Task to carry out: Wherever the string "whitespace" appears in a line of the listing below, report that line.

Supplied material:

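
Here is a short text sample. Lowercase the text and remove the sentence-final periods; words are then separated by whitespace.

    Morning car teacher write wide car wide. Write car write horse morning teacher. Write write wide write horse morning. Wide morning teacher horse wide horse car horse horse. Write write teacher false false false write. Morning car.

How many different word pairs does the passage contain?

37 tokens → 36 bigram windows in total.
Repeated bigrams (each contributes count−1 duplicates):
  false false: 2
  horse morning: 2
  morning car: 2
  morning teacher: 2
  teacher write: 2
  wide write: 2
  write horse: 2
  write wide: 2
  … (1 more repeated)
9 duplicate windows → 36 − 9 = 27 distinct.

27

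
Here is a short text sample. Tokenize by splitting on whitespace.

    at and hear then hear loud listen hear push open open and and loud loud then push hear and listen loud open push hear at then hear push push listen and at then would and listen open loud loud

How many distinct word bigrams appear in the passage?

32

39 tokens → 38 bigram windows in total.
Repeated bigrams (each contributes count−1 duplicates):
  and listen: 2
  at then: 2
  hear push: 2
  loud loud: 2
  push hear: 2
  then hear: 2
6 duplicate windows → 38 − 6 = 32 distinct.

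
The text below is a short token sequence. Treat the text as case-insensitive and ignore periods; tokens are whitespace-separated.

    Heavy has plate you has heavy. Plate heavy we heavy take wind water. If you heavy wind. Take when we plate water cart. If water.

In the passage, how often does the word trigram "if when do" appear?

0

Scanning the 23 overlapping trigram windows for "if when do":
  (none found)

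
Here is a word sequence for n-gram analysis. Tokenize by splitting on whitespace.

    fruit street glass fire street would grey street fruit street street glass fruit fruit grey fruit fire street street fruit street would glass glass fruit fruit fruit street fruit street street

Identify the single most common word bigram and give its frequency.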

Expected answer:
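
Here is a short text sample. Lowercase the text and remove the sentence-final periods; words are then separated by whitespace.
Here is a short text sample. Tokenize by splitting on whitespace.
The text below is a short token sequence. Treat the text as case-insensitive and ignore periods; tokens are whitespace-separated.
Here is a word sequence for n-gram analysis. Tokenize by splitting on whitespace.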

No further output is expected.